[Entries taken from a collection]
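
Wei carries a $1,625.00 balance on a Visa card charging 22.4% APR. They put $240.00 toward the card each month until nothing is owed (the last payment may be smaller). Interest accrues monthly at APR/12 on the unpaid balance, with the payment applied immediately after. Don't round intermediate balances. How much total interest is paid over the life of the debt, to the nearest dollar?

$129

Monthly rate r = 22.4%/12 = 1.86667% = 0.0186667.
Payoff takes n = ⌈−ln(1 − rB₀/P)/ln(1+r)⌉ = ⌈7.306⌉ = 8 payments; the last is $73.89.
Total paid = 7·$240.00 + $73.89 = $1,753.89.
Total interest = total paid − principal = $1,753.89 − $1,625.00 = $128.89.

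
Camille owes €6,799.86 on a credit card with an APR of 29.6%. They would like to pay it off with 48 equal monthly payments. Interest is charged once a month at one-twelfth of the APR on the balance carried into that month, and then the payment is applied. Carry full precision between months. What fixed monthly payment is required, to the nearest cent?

€243.26

Monthly rate r = 29.6%/12 = 2.46667% = 0.0246667.
Level-payment amortization: P = B₀·r / (1 − (1+r)^(−n)) = 6799.86·0.0246667 / (1 − 1.02467^(−48)).
Denominator 1 − (1+r)^(−48) = 0.689519167.
P = 167.73 / 0.689519167 ≈ 243.26.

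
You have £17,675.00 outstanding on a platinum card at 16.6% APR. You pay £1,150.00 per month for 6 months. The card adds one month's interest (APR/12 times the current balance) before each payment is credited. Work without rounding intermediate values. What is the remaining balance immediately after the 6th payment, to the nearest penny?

Monthly rate r = 16.6%/12 = 1.38333% = 0.0138333.
Each month: B ← B·(1+r) − £1,150.00.
Month 1: interest £244.50; balance after payment £16,769.50.
Month 2: interest £231.98; balance after payment £15,851.48.
Month 3: interest £219.28; balance after payment £14,920.76.
Month 4: interest £206.40; balance after payment £13,977.17.
Month 5: interest £193.35; balance after payment £13,020.52.
Month 6: interest £180.12; balance after payment £12,050.63.

£12,050.63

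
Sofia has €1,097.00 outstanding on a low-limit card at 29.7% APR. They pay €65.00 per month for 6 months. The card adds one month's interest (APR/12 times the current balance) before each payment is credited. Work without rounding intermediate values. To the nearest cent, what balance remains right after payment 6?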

**ACTIVITY**
Print out the data exactly once more.

**WRITTEN ANSWER**
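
Wei carries a $1,625.00 balance on a Visa card charging 22.4% APR. They put $240.00 toward the card each month until nothing is owed (the last payment may be smaller). Interest accrues monthly at APR/12 on the unpaid balance, with the payment applied immediately after. Don't round intermediate balances. How much total interest is paid over the life of the debt, to the nearest dollar?

$129

Monthly rate r = 22.4%/12 = 1.86667% = 0.0186667.
Payoff takes n = ⌈−ln(1 − rB₀/P)/ln(1+r)⌉ = ⌈7.306⌉ = 8 payments; the last is $73.89.
Total paid = 7·$240.00 + $73.89 = $1,753.89.
Total interest = total paid − principal = $1,753.89 − $1,625.00 = $128.89.

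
Camille owes €6,799.86 on a credit card with an APR of 29.6%. They would like to pay it off with 48 equal monthly payments. Interest is charged once a month at one-twelfth of the APR on the balance carried into that month, and then the payment is applied. Carry full precision between months. What fixed monthly payment is required, to the nearest cent?

€243.26

Monthly rate r = 29.6%/12 = 2.46667% = 0.0246667.
Level-payment amortization: P = B₀·r / (1 − (1+r)^(−n)) = 6799.86·0.0246667 / (1 − 1.02467^(−48)).
Denominator 1 − (1+r)^(−48) = 0.689519167.
P = 167.73 / 0.689519167 ≈ 243.26.

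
You have £17,675.00 outstanding on a platinum card at 16.6% APR. You pay £1,150.00 per month for 6 months. The card adds one month's interest (APR/12 times the current balance) before each payment is credited. Work without rounding intermediate values. What is the remaining balance immediately after the 6th payment, to the nearest penny?

Monthly rate r = 16.6%/12 = 1.38333% = 0.0138333.
Each month: B ← B·(1+r) − £1,150.00.
Month 1: interest £244.50; balance after payment £16,769.50.
Month 2: interest £231.98; balance after payment £15,851.48.
Month 3: interest £219.28; balance after payment £14,920.76.
Month 4: interest £206.40; balance after payment £13,977.17.
Month 5: interest £193.35; balance after payment £13,020.52.
Month 6: interest £180.12; balance after payment £12,050.63.

£12,050.63

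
Sofia has €1,097.00 outstanding on a low-limit card at 29.7% APR. They pay €65.00 per month for 6 months. The card adds one month's interest (APR/12 times the current balance) before each payment is credited. Work without rounding intermediate values. To the nearest cent, what balance remains right after payment 6?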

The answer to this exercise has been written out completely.